Stored items
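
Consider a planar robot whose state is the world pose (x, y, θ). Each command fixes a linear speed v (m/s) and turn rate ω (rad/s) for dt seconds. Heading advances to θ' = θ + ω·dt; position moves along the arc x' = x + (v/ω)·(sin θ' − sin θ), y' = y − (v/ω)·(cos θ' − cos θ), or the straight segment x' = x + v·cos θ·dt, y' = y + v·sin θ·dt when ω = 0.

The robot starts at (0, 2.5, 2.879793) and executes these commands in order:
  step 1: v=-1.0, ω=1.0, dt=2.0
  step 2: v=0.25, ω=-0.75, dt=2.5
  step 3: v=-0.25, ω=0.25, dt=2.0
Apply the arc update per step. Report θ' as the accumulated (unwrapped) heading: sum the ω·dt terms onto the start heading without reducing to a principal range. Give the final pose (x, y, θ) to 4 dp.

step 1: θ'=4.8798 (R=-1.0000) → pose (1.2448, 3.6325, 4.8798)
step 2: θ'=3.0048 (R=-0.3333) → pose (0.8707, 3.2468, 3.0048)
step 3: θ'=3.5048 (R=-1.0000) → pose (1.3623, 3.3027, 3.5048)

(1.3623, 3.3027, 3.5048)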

_ASSIGNMENT_:
Could you write out the full data verbatim?

_TASK ANSWER_:
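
Consider a planar robot whose state is the world pose (x, y, θ). Each command fixes a linear speed v (m/s) and turn rate ω (rad/s) for dt seconds. Heading advances to θ' = θ + ω·dt; position moves along the arc x' = x + (v/ω)·(sin θ' − sin θ), y' = y − (v/ω)·(cos θ' − cos θ), or the straight segment x' = x + v·cos θ·dt, y' = y + v·sin θ·dt when ω = 0.

The robot starts at (0, 2.5, 2.879793) and executes these commands in order:
  step 1: v=-1.0, ω=1.0, dt=2.0
  step 2: v=0.25, ω=-0.75, dt=2.5
  step 3: v=-0.25, ω=0.25, dt=2.0
Apply the arc update per step. Report θ' as the accumulated (unwrapped) heading: sum the ω·dt terms onto the start heading without reducing to a principal range. Give the final pose (x, y, θ) to 4 dp.

step 1: θ'=4.8798 (R=-1.0000) → pose (1.2448, 3.6325, 4.8798)
step 2: θ'=3.0048 (R=-0.3333) → pose (0.8707, 3.2468, 3.0048)
step 3: θ'=3.5048 (R=-1.0000) → pose (1.3623, 3.3027, 3.5048)

(1.3623, 3.3027, 3.5048)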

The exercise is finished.